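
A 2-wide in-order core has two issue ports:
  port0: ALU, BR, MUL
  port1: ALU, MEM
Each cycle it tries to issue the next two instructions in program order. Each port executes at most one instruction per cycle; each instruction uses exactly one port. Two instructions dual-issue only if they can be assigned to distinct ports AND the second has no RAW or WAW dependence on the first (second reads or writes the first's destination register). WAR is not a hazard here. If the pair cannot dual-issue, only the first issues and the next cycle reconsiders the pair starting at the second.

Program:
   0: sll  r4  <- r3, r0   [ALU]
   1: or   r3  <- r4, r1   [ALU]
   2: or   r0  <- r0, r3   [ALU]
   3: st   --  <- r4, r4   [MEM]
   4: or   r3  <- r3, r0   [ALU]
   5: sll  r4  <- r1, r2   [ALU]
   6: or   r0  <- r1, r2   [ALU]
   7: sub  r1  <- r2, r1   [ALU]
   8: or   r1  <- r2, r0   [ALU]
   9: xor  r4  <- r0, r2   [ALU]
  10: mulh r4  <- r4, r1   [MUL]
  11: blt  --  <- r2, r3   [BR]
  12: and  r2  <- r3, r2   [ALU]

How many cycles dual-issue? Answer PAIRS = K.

PAIRS = 5

#0 head=0: sll i0 RAW r4
#1 head=1: or i1 RAW r3
#2 head=2: or/st i2,i3 dual
#3 head=4: or/sll i4,i5 dual
#4 head=6: or/sub i6,i7 dual
#5 head=8: or/xor i8,i9 dual
#6 head=10: mulh i10 no-port MUL/BR
#7 head=11: blt/and i11,i12 dual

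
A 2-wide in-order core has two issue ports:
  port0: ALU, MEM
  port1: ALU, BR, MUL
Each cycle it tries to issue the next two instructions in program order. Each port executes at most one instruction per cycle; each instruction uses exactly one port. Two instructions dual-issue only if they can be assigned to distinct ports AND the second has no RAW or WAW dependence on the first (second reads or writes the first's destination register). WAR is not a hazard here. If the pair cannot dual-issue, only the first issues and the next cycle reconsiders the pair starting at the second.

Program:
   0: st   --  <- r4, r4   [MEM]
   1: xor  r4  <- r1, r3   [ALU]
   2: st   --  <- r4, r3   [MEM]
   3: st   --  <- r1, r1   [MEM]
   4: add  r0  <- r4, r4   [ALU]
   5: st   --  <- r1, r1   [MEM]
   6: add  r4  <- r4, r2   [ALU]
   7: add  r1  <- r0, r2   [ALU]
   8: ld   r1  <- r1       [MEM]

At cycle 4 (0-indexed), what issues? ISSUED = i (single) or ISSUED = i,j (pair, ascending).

#0 head=0: st.MEM;xor.ALU i0,i1 dual
#1 head=2: st.MEM i2 no-port MEM/MEM
#2 head=3: st.MEM;add.ALU i3,i4 dual
#3 head=5: st.MEM;add.ALU i5,i6 dual
#4 head=7: add.ALU i7 RAW+WAW r1
#5 head=8: ld.MEM i8 tail

ISSUED = 7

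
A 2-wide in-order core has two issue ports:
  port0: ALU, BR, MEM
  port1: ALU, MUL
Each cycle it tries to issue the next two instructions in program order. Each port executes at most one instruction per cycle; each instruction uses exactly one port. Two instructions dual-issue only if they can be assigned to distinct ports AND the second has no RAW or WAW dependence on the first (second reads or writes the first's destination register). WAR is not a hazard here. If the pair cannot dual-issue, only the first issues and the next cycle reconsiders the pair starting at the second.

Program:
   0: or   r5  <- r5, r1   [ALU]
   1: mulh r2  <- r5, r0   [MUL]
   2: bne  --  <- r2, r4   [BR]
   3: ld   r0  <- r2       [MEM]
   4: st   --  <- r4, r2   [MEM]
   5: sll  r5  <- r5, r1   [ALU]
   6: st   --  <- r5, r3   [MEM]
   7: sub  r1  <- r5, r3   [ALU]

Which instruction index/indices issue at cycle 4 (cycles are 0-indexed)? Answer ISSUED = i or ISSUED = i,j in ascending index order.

ISSUED = 4,5

0. or.ALU @i0  | RAW r5
1. mulh.MUL @i1  | RAW r2
2. bne.BR @i2  | no-port BR/MEM
3. ld.MEM @i3  | no-port MEM/MEM
4. st.MEM sll.ALU @i4+i5  | dual
5. st.MEM sub.ALU @i6+i7  | dual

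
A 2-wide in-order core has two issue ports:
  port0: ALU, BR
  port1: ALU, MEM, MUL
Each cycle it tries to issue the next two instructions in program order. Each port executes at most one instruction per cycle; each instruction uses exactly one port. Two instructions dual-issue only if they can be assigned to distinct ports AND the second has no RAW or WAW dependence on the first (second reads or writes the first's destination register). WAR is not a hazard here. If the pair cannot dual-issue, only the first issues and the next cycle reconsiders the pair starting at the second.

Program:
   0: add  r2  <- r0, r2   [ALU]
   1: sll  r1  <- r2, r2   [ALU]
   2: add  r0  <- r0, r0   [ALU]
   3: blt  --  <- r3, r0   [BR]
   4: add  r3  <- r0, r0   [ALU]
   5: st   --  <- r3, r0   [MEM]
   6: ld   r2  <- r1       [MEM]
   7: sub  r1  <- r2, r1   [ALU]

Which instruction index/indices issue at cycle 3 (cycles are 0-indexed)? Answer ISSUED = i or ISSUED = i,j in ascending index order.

0. add @i0  | RAW r2
1. sll/add @i1,i2  | pair
2. blt/add @i3,i4  | pair
3. st @i5  | no-port MEM/MEM
4. ld @i6  | RAW r2
5. sub @i7  | tail

ISSUED = 5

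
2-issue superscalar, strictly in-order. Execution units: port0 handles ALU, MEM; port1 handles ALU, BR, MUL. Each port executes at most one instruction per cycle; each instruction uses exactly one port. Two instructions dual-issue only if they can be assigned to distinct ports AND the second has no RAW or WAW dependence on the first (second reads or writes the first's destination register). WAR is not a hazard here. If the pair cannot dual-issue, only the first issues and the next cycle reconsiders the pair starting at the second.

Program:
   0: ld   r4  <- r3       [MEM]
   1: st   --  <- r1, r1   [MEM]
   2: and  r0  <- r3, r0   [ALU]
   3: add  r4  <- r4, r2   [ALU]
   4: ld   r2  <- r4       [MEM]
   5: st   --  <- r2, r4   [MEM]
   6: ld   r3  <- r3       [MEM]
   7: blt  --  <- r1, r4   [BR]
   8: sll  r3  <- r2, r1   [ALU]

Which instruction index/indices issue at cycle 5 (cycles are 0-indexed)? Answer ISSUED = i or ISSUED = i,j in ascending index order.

0. ld @i0  | no-port MEM/MEM
1. st and @i1&i2  | pair
2. add @i3  | RAW r4
3. ld @i4  | no-port MEM/MEM
4. st @i5  | no-port MEM/MEM
5. ld blt @i6&i7  | pair
6. sll @i8  | tail

ISSUED = 6,7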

**Task objective**
Copy every line above without changes.

**Answer to the exercise**
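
A 2-wide in-order core has two issue ports:
  port0: ALU, BR, MUL
  port1: ALU, MEM
Each cycle it tries to issue the next two instructions in program order. Each port executes at most one instruction per cycle; each instruction uses exactly one port. Two instructions dual-issue only if they can be assigned to distinct ports AND the second has no RAW or WAW dependence on the first (second reads or writes the first's destination register). WAR is not a hazard here. If the pair cannot dual-issue, only the first issues and the next cycle reconsiders the pair starting at the second.

Program:
   0: sll  r4  <- r3, r0   [ALU]
   1: or   r3  <- r4, r1   [ALU]
   2: or   r0  <- r0, r3   [ALU]
   3: st   --  <- r4, r4   [MEM]
   4: or   r3  <- r3, r0   [ALU]
   5: sll  r4  <- r1, r2   [ALU]
   6: or   r0  <- r1, r2   [ALU]
   7: sub  r1  <- r2, r1   [ALU]
   8: or   r1  <- r2, r0   [ALU]
   9: xor  r4  <- r0, r2   [ALU]
  10: mulh r4  <- r4, r1   [MUL]
  11: blt  --  <- r2, r3   [BR]
  12: and  r2  <- r3, r2   [ALU]

How many cycles dual-issue? Answer PAIRS = K.

PAIRS = 5

#0 head=0: sll i0 RAW r4
#1 head=1: or i1 RAW r3
#2 head=2: or/st i2,i3 dual
#3 head=4: or/sll i4,i5 dual
#4 head=6: or/sub i6,i7 dual
#5 head=8: or/xor i8,i9 dual
#6 head=10: mulh i10 no-port MUL/BR
#7 head=11: blt/and i11,i12 dual

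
A 2-wide in-order core has two issue ports:
  port0: ALU, MEM
  port1: ALU, BR, MUL
Each cycle it tries to issue the next two instructions in program order. Each port executes at most one instruction per cycle; each instruction uses exactly one port. Two instructions dual-issue only if they can be assigned to distinct ports AND the second has no RAW or WAW dependence on the first (second reads or writes the first's destination register). WAR is not a hazard here. If the pair cannot dual-issue, only the first issues and the next cycle reconsiders the pair starting at the second.

Program:
   0: st   --  <- r4, r4   [MEM]
   1: xor  r4  <- r1, r3   [ALU]
   2: st   --  <- r4, r3   [MEM]
   3: st   --  <- r1, r1   [MEM]
   4: add  r0  <- r4, r4   [ALU]
   5: st   --  <- r1, r1   [MEM]
   6: add  r4  <- r4, r2   [ALU]
   7: add  r1  <- r0, r2   [ALU]
   8: ld   r1  <- r1       [MEM]

At cycle 4 (0-indexed), what issues? ISSUED = i (single) or ISSUED = i,j (pair, ascending).

#0 head=0: st.MEM;xor.ALU i0,i1 dual
#1 head=2: st.MEM i2 no-port MEM/MEM
#2 head=3: st.MEM;add.ALU i3,i4 dual
#3 head=5: st.MEM;add.ALU i5,i6 dual
#4 head=7: add.ALU i7 RAW+WAW r1
#5 head=8: ld.MEM i8 tail

ISSUED = 7

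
A 2-wide in-order core has two issue ports:
  port0: ALU, BR, MEM
  port1: ALU, MUL
Each cycle it tries to issue the next two instructions in program order. Each port executes at most one instruction per cycle; each instruction uses exactly one port. Two instructions dual-issue only if they can be assigned to distinct ports AND the second has no RAW or WAW dependence on the first (second reads or writes the first's destination register). WAR is not a hazard here. If the pair cannot dual-issue, only the first issues and the next cycle reconsiders the pair starting at the second.

Program:
   0: or   r5  <- r5, r1   [ALU]
   1: mulh r2  <- r5, r0   [MUL]
   2: bne  --  <- r2, r4   [BR]
   3: ld   r0  <- r2       [MEM]
   4: st   --  <- r4, r2   [MEM]
   5: sll  r5  <- r5, r1   [ALU]
   6: st   --  <- r5, r3   [MEM]
   7: sub  r1  <- r5, r3   [ALU]

Which instruction index/indices issue at cycle 4 (cycles are 0-indexed)? Answer ISSUED = i or ISSUED = i,j in ascending index order.

ISSUED = 4,5

0. or.ALU @i0  | RAW r5
1. mulh.MUL @i1  | RAW r2
2. bne.BR @i2  | no-port BR/MEM
3. ld.MEM @i3  | no-port MEM/MEM
4. st.MEM sll.ALU @i4+i5  | dual
5. st.MEM sub.ALU @i6+i7  | dual

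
A 2-wide in-order core has two issue ports:
  port0: ALU, BR
  port1: ALU, MEM, MUL
Each cycle it tries to issue the next two instructions in program order. Each port executes at most one instruction per cycle; each instruction uses exactly one port. Two instructions dual-issue only if they can be assigned to distinct ports AND the second has no RAW or WAW dependence on the first (second reads or writes the first's destination register). WAR is not a hazard here. If the pair cannot dual-issue, only the first issues and the next cycle reconsiders the pair starting at the second.

Program:
   0: add  r2  <- r0, r2   [ALU]
   1: sll  r1  <- r2, r2   [ALU]
   2: add  r0  <- r0, r0   [ALU]
   3: blt  --  <- r3, r0   [BR]
   4: add  r3  <- r0, r0   [ALU]
   5: st   --  <- r3, r0   [MEM]
   6: ld   r2  <- r1       [MEM]
   7: sub  r1  <- r2, r1   [ALU]

Which instruction index/indices issue at cycle 3 (cycles are 0-indexed)? Answer ISSUED = i or ISSUED = i,j in ascending index order.

0. add @i0  | RAW r2
1. sll/add @i1,i2  | pair
2. blt/add @i3,i4  | pair
3. st @i5  | no-port MEM/MEM
4. ld @i6  | RAW r2
5. sub @i7  | tail

ISSUED = 5

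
2-issue superscalar, strictly in-order. Execution units: port0 handles ALU, MEM; port1 handles ALU, BR, MUL. Each port executes at most one instruction per cycle; each instruction uses exactly one port. Two instructions dual-issue only if they can be assigned to distinct ports AND the second has no RAW or WAW dependence on the first (second reads or writes the first's destination register). WAR is not a hazard here. If the pair cannot dual-issue, only the first issues and the next cycle reconsiders the pair starting at the second.

Program:
   0: ld   r4  <- r3       [MEM]
   1: st   --  <- r1, r1   [MEM]
   2: and  r0  <- r3, r0   [ALU]
   3: add  r4  <- r4, r2   [ALU]
   4: ld   r2  <- r4       [MEM]
   5: st   --  <- r2, r4   [MEM]
   6: ld   r3  <- r3       [MEM]
   7: blt  --  <- r1, r4   [BR]
   8: sll  r3  <- r2, r1   [ALU]

Which instruction index/indices issue at cycle 5 (cycles are 0-indexed)? Answer ISSUED = i or ISSUED = i,j in ascending index order.

0. ld @i0  | no-port MEM/MEM
1. st and @i1&i2  | pair
2. add @i3  | RAW r4
3. ld @i4  | no-port MEM/MEM
4. st @i5  | no-port MEM/MEM
5. ld blt @i6&i7  | pair
6. sll @i8  | tail

ISSUED = 6,7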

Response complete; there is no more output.